• INSTRUCTIONS FOR THE TASK:
Your output should consist solely of the lines from the one with "A completely mixed activated-sludge process treats 843" through the end of the records, reproduced exactly, both ends included.
━━ SOURCE INFORMATION
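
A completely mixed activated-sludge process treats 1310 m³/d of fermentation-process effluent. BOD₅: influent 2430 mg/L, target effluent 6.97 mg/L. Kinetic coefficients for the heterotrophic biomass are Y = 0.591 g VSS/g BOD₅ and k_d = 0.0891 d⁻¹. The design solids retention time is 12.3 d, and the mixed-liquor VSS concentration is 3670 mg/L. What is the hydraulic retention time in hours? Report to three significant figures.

From the SRT design equation V = Y Q (S₀−S) θ_c / [X (1 + k_d θ_c)] = 0.591 × 1310 × (2430 − 6.97) × 12.3 / [3670 × (1 + 0.0891 × 12.3)] = 2.31×10^7 / 7692 = 3000 m³.
Hydraulic retention time τ = V/Q = 3000 / 1310 = 2.290 d = 54.96 h.

τ ≈ 55.0 h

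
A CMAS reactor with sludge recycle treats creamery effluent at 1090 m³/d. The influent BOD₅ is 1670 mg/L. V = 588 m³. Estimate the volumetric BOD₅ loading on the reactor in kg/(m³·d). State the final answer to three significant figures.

L_v ≈ 3.10 kg BOD₅/(m³·d)

Volumetric loading L_v = Q·S₀ / V = 1090 × 1670 g/m³ / 588.0 m³ = 3096 g/(m³·d) = 3.096 kg BOD₅/(m³·d).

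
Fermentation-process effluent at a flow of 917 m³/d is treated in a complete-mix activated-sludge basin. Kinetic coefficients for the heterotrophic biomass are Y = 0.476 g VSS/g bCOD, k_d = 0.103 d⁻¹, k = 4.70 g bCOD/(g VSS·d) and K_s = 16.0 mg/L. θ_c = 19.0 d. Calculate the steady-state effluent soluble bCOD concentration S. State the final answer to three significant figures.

S ≈ 1.20 mg/L

Effluent substrate depends only on kinetics and SRT: S = K_s(1 + k_d θ_c) / [θ_c(Yk − k_d) − 1] = 16.0 × (1 + 0.103 × 19.0) / [19.0 × (0.476 × 4.70 − 0.103) − 1] = 47.31 / 39.55 = 1.196 mg/L.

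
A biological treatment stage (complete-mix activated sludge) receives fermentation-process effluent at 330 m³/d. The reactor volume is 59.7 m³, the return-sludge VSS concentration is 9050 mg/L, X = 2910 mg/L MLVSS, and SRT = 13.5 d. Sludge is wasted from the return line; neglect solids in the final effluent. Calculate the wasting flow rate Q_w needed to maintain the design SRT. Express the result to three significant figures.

Q_w ≈ 1.42 m³/d

θ_c = V·X/(Q_w·X_r) when wasting from the recycle, so Q_w = V·X/(θ_c·X_r) = 59.70 × 2910 / (13.5 × 9050) = 1.422 m³/d.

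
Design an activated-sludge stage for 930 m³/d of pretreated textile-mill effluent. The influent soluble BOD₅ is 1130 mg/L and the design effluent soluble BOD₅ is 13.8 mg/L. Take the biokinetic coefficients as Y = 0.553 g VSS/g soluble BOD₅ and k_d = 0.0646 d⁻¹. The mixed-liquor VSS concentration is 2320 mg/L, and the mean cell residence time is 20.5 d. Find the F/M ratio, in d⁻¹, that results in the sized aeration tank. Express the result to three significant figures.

F/M ≈ 0.208 d⁻¹

Steady-state biomass mass balance: V·X·(1 + k_d·θ_c) = Y·Q·(S₀ − S)·θ_c, so V = 0.553 × 930 × (1130 − 13.8) × 20.5 / [2320 × (1 + 0.0646 × 20.5)] = 1.18×10^7 / 5392 = 2182 m³.
F/M = Q·S₀ / (V·X) = 930 × 1130 / (2182 × 2320) = 0.2076 g soluble BOD₅·(g VSS·d)⁻¹.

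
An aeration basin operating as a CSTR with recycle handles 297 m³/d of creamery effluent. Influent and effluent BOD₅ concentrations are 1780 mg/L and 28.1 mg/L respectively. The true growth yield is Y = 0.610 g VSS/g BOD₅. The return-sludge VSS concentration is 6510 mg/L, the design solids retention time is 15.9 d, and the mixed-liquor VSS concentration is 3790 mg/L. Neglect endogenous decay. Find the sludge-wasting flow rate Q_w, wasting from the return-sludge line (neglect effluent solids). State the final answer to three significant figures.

Q_w ≈ 48.8 m³/d

V·X = Y·Q·ΔS·θ_c gives V = 0.610 × 297 × (1780 − 28.1) × 15.9 / 3790 = 1332 m³.
θ_c = V·X/(Q_w·X_r) when wasting from the recycle, so Q_w = V·X/(θ_c·X_r) = 1332 × 3790 / (15.9 × 6510) = 48.75 m³/d.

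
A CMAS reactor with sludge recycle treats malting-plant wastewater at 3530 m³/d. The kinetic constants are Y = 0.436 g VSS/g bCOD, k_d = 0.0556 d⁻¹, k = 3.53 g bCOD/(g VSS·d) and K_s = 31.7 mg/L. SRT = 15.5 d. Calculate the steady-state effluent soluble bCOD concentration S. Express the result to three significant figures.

Effluent substrate depends only on kinetics and SRT: S = K_s(1 + k_d θ_c) / [θ_c(Yk − k_d) − 1] = 31.7 × (1 + 0.0556 × 15.5) / [15.5 × (0.436 × 3.53 − 0.0556) − 1] = 59.02 / 21.99 = 2.683 mg/L.

S ≈ 2.68 mg/L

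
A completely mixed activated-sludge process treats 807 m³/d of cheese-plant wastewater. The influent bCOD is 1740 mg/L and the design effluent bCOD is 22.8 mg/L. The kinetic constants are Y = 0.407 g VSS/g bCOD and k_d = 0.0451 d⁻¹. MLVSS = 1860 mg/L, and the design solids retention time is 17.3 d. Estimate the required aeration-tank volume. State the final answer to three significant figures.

V ≈ 2950 m³

Rearranging the biomass balance for a CMAS with decay, V = Y·Q·ΔS·θ_c / [X·(1+k_d θ_c)] = 0.407 × 807 × (1740 − 22.8) × 17.3 / [1860 × (1 + 0.0451 × 17.3)] = 9.76×10^6 / 3311 = 2947 m³.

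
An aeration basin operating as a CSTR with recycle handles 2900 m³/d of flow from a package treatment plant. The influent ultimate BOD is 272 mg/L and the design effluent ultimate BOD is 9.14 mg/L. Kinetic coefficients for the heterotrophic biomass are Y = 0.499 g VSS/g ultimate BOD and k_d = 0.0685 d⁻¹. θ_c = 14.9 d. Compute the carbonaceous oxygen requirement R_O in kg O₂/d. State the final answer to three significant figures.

R_O ≈ 495 kg O₂/d

Y_obs = Y / (1 + k_d θ_c) = 0.499 / (1 + 0.0685 × 14.9) = 0.499 / 2.021 = 0.2470.
Substrate removed = Q·(S₀ − S) = 2900 m³/d × (272 − 9.14) g/m³ = 7.62×10^5 g/d = 762.3 kg/d.
Biomass synthesised: P_X = Y_obs × 762.3 = 188.2 kg VSS/d.
Carbonaceous O₂ demand = substrate oxidised − cell-mass equivalent = 762.3 − 1.42 × 188.2 = 495.0 kg O₂/d.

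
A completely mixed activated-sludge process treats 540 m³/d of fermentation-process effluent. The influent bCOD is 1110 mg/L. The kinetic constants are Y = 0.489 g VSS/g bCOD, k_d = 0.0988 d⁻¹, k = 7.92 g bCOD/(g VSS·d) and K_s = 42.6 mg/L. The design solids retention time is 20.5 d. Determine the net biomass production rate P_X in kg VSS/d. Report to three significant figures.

Effluent substrate depends only on kinetics and SRT: S = K_s(1 + k_d θ_c) / [θ_c(Yk − k_d) − 1] = 42.6 × (1 + 0.0988 × 20.5) / [20.5 × (0.489 × 7.92 − 0.0988) − 1] = 128.9 / 76.37 = 1.688 mg/L.
Observed yield with endogenous decay: Y_obs = Y / (1 + k_d·θ_c) = 0.489 / (1 + 0.0988 × 20.5) = 0.489 / 3.025 = 0.1616 g VSS/g bCOD.
Mass of bCOD removed per day: Q(S₀ − S) = 540 × 1108 g/m³ = 598.5 kg/d.
Biomass produced: P_X = Y_obs·Q·ΔS = 0.1616 × 598.5 ≈ 96.73 kg VSS/d.

P_X ≈ 96.7 kg VSS/d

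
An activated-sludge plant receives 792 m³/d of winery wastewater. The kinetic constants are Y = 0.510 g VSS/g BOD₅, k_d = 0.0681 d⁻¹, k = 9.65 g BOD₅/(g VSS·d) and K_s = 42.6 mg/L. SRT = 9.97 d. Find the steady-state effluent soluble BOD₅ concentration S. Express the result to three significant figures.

Effluent substrate depends only on kinetics and SRT: S = K_s(1 + k_d θ_c) / [θ_c(Yk − k_d) − 1] = 42.6 × (1 + 0.0681 × 9.97) / [9.97 × (0.510 × 9.65 − 0.0681) − 1] = 71.52 / 47.39 = 1.509 mg/L.

S ≈ 1.51 mg/L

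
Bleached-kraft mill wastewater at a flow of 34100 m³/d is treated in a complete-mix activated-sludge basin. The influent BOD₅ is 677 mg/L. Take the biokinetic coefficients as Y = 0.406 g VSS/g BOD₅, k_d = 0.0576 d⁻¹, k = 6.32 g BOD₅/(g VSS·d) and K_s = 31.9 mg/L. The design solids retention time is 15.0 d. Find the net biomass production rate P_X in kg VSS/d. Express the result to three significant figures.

From the Monod/SRT balance for a CMAS, S = K_s·(1+k_d θ_c)/[θ_c·(Y k − k_d) − 1] = 31.9 × (1 + 0.0576 × 15.0) / [15.0 × (0.406 × 6.32 − 0.0576) − 1] = 59.46 / 36.62 = 1.624 mg/L.
Correct the yield for decay: Y_obs = Y/(1 + k_d θ_c) = 0.406 / (1 + 0.0576 × 15.0) = 0.406 / 1.864 = 0.2178.
Substrate removed = Q·(S₀ − S) = 34100 m³/d × (677 − 1.62) g/m³ = 2.3×10^7 g/d = 23030 kg/d.
P_X = Y_obs · Q(S₀ − S) = 0.2178 × 23030 = 5016 kg VSS/d.

P_X ≈ 5020 kg VSS/d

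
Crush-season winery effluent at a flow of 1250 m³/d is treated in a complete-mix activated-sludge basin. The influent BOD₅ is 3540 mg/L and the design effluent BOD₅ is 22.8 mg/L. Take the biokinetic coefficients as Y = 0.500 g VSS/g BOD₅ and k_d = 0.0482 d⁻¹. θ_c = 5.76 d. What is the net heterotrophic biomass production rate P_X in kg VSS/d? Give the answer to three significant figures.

Observed yield with endogenous decay: Y_obs = Y / (1 + k_d·θ_c) = 0.500 / (1 + 0.0482 × 5.76) = 0.500 / 1.278 = 0.3913 g VSS/g BOD₅.
Mass of BOD₅ removed per day: Q(S₀ − S) = 1250 × 3517 g/m³ = 4396 kg/d.
Net biomass production P_X = Y_obs × Q·(S₀ − S) = 0.3913 × 4396 = 1721 kg VSS/d.

P_X ≈ 1720 kg VSS/d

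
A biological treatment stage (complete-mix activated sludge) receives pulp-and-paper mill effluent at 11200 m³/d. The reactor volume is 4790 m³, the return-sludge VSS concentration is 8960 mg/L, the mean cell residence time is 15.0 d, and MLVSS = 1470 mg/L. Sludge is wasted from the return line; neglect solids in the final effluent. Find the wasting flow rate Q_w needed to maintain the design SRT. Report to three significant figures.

Wasting from the return line (neglecting effluent solids): Q_w = V·X / (θ_c·X_r) = 4790 × 1470 / (15.0 × 8960) = 52.39 m³/d.

Q_w ≈ 52.4 m³/d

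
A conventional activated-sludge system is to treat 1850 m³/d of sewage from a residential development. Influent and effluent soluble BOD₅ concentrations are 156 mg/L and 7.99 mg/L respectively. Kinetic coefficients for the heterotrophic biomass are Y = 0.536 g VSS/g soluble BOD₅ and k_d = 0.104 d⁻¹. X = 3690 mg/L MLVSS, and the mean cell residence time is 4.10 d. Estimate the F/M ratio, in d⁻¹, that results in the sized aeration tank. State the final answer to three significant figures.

F/M ≈ 0.684 d⁻¹

Rearranging the biomass balance for a CMAS with decay, V = Y·Q·ΔS·θ_c / [X·(1+k_d θ_c)] = 0.536 × 1850 × (156 − 7.99) × 4.10 / [3690 × (1 + 0.104 × 4.10)] = 6.02×10^5 / 5263 = 114.3 m³.
F/M = Q·S₀ / (V·X) = 1850 × 156 / (114.3 × 3690) = 0.6841 g soluble BOD₅·(g VSS·d)⁻¹.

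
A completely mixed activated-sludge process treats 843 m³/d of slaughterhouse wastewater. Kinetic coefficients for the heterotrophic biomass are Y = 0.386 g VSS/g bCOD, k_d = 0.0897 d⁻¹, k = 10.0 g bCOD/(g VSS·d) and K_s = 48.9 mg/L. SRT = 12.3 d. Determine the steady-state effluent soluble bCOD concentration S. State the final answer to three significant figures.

S ≈ 2.27 mg/L

For a completely mixed reactor with recycle the Lawrence–McCarty relation gives S = K_s·(1 + k_d·θ_c) / [θ_c·(Y·k − k_d) − 1] = 48.9 × (1 + 0.0897 × 12.3) / [12.3 × (0.386 × 10.0 − 0.0897) − 1] = 102.9 / 45.37 = 2.267 mg/L.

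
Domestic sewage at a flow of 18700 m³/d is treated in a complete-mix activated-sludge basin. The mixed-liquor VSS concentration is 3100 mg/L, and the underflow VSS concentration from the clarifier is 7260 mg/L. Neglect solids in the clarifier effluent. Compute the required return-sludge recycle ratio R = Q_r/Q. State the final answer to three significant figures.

Solids balance on the clarifier gives (1+R)X = R·X_r, so R = X/(X_r − X) = 3100 / (7260 − 3100) = 0.7452.

R ≈ 0.745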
━━━━
• EXERCISE SOLUTION:
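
A completely mixed activated-sludge process treats 843 m³/d of slaughterhouse wastewater. Kinetic coefficients for the heterotrophic biomass are Y = 0.386 g VSS/g bCOD, k_d = 0.0897 d⁻¹, k = 10.0 g bCOD/(g VSS·d) and K_s = 48.9 mg/L. SRT = 12.3 d. Determine the steady-state effluent soluble bCOD concentration S. State the final answer to three significant figures.

S ≈ 2.27 mg/L

For a completely mixed reactor with recycle the Lawrence–McCarty relation gives S = K_s·(1 + k_d·θ_c) / [θ_c·(Y·k − k_d) − 1] = 48.9 × (1 + 0.0897 × 12.3) / [12.3 × (0.386 × 10.0 − 0.0897) − 1] = 102.9 / 45.37 = 2.267 mg/L.

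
Domestic sewage at a flow of 18700 m³/d is treated in a complete-mix activated-sludge basin. The mixed-liquor VSS concentration is 3100 mg/L, and the underflow VSS concentration from the clarifier is 7260 mg/L. Neglect solids in the clarifier effluent. Compute the required return-sludge recycle ratio R = Q_r/Q. State the final answer to three significant figures.

Solids balance on the clarifier gives (1+R)X = R·X_r, so R = X/(X_r − X) = 3100 / (7260 − 3100) = 0.7452.

R ≈ 0.745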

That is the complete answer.